**PROBLEM STATEMENT**
Filter the entries for the string "Answer". Copy each line that has it.
^^^^^^^^
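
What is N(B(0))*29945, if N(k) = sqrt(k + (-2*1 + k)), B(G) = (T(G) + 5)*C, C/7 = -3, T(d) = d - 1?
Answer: 29945*I*sqrt(170) ≈ 3.9044e+5*I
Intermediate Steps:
T(d) = -1 + d
C = -21 (C = 7*(-3) = -21)
B(G) = -84 - 21*G (B(G) = ((-1 + G) + 5)*(-21) = (4 + G)*(-21) = -84 - 21*G)
N(k) = sqrt(-2 + 2*k) (N(k) = sqrt(k + (-2 + k)) = sqrt(-2 + 2*k))
N(B(0))*29945 = sqrt(-2 + 2*(-84 - 21*0))*29945 = sqrt(-2 + 2*(-84 + 0))*29945 = sqrt(-2 + 2*(-84))*29945 = sqrt(-2 - 168)*29945 = sqrt(-170)*29945 = (I*sqrt(170))*29945 = 29945*I*sqrt(170)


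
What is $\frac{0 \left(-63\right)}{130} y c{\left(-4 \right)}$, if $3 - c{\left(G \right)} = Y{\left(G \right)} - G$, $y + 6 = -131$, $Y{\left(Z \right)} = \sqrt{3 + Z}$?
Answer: $0$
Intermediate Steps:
$y = -137$ ($y = -6 - 131 = -137$)
$c{\left(G \right)} = 3 + G - \sqrt{3 + G}$ ($c{\left(G \right)} = 3 - \left(\sqrt{3 + G} - G\right) = 3 + \left(G - \sqrt{3 + G}\right) = 3 + G - \sqrt{3 + G}$)
$\frac{0 \left(-63\right)}{130} y c{\left(-4 \right)} = \frac{0 \left(-63\right)}{130} \left(-137\right) \left(3 - 4 - \sqrt{3 - 4}\right) = 0 \cdot \frac{1}{130} \left(-137\right) \left(3 - 4 - \sqrt{-1}\right) = 0 \left(-137\right) \left(3 - 4 - i\right) = 0 \left(-1 - i\right) = 0$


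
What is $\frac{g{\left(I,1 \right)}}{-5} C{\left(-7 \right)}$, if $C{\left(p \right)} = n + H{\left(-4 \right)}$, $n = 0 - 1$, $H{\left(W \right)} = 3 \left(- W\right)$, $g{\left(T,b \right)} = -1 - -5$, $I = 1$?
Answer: $- \frac{44}{5} \approx -8.8$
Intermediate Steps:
$g{\left(T,b \right)} = 4$ ($g{\left(T,b \right)} = -1 + 5 = 4$)
$H{\left(W \right)} = - 3 W$
$n = -1$ ($n = 0 - 1 = -1$)
$C{\left(p \right)} = 11$ ($C{\left(p \right)} = -1 - -12 = -1 + 12 = 11$)
$\frac{g{\left(I,1 \right)}}{-5} C{\left(-7 \right)} = \frac{4}{-5} \cdot 11 = 4 \left(- \frac{1}{5}\right) 11 = \left(- \frac{4}{5}\right) 11 = - \frac{44}{5}$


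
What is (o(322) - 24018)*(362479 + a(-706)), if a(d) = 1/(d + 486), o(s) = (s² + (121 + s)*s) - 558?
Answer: 8841928387383/110 ≈ 8.0381e+10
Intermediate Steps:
o(s) = -558 + s² + s*(121 + s) (o(s) = (s² + s*(121 + s)) - 558 = -558 + s² + s*(121 + s))
a(d) = 1/(486 + d)
(o(322) - 24018)*(362479 + a(-706)) = ((-558 + 2*322² + 121*322) - 24018)*(362479 + 1/(486 - 706)) = ((-558 + 2*103684 + 38962) - 24018)*(362479 + 1/(-220)) = ((-558 + 207368 + 38962) - 24018)*(362479 - 1/220) = (245772 - 24018)*(79745379/220) = 221754*(79745379/220) = 8841928387383/110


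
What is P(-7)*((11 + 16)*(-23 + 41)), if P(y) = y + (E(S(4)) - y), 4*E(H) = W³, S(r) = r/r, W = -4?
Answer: -7776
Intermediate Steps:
S(r) = 1
E(H) = -16 (E(H) = (¼)*(-4)³ = (¼)*(-64) = -16)
P(y) = -16 (P(y) = y + (-16 - y) = -16)
P(-7)*((11 + 16)*(-23 + 41)) = -16*(11 + 16)*(-23 + 41) = -432*18 = -16*486 = -7776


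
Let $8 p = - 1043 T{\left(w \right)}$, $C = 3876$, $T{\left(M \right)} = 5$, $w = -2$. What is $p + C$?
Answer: $\frac{25793}{8} \approx 3224.1$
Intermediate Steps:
$p = - \frac{5215}{8}$ ($p = \frac{\left(-1043\right) 5}{8} = \frac{1}{8} \left(-5215\right) = - \frac{5215}{8} \approx -651.88$)
$p + C = - \frac{5215}{8} + 3876 = \frac{25793}{8}$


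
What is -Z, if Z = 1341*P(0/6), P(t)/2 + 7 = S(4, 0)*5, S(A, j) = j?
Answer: 18774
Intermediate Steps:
P(t) = -14 (P(t) = -14 + 2*(0*5) = -14 + 2*0 = -14 + 0 = -14)
Z = -18774 (Z = 1341*(-14) = -18774)
-Z = -1*(-18774) = 18774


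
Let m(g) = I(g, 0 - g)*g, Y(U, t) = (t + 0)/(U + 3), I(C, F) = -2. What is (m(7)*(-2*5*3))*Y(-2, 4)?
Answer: 1680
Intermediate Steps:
Y(U, t) = t/(3 + U)
m(g) = -2*g
(m(7)*(-2*5*3))*Y(-2, 4) = ((-2*7)*(-2*5*3))*(4/(3 - 2)) = (-(-140)*3)*(4/1) = (-14*(-30))*(4*1) = 420*4 = 1680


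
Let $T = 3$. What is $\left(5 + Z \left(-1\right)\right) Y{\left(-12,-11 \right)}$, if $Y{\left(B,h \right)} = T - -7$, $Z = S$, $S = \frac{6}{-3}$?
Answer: $70$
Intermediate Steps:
$S = -2$ ($S = 6 \left(- \frac{1}{3}\right) = -2$)
$Z = -2$
$Y{\left(B,h \right)} = 10$ ($Y{\left(B,h \right)} = 3 - -7 = 3 + 7 = 10$)
$\left(5 + Z \left(-1\right)\right) Y{\left(-12,-11 \right)} = \left(5 - -2\right) 10 = \left(5 + 2\right) 10 = 7 \cdot 10 = 70$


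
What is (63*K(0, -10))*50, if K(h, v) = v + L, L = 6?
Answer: -12600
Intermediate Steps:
K(h, v) = 6 + v (K(h, v) = v + 6 = 6 + v)
(63*K(0, -10))*50 = (63*(6 - 10))*50 = (63*(-4))*50 = -252*50 = -12600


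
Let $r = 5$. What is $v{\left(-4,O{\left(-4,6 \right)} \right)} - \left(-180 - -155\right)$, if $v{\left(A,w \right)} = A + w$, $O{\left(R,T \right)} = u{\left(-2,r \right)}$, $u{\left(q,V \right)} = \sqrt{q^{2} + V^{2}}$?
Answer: $21 + \sqrt{29} \approx 26.385$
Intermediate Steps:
$u{\left(q,V \right)} = \sqrt{V^{2} + q^{2}}$
$O{\left(R,T \right)} = \sqrt{29}$ ($O{\left(R,T \right)} = \sqrt{5^{2} + \left(-2\right)^{2}} = \sqrt{25 + 4} = \sqrt{29}$)
$v{\left(-4,O{\left(-4,6 \right)} \right)} - \left(-180 - -155\right) = \left(-4 + \sqrt{29}\right) - \left(-180 - -155\right) = \left(-4 + \sqrt{29}\right) - \left(-180 + 155\right) = \left(-4 + \sqrt{29}\right) - -25 = \left(-4 + \sqrt{29}\right) + 25 = 21 + \sqrt{29}$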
^^^^^^^^
**SOLUTION TO THIS PROBLEM**
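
Answer: 29945*I*sqrt(170) ≈ 3.9044e+5*I
Answer: $0$
Answer: $- \frac{44}{5} \approx -8.8$
Answer: 8841928387383/110 ≈ 8.0381e+10
Answer: -7776
Answer: $\frac{25793}{8} \approx 3224.1$
Answer: 18774
Answer: 1680
Answer: $70$
Answer: -12600
Answer: $21 + \sqrt{29} \approx 26.385$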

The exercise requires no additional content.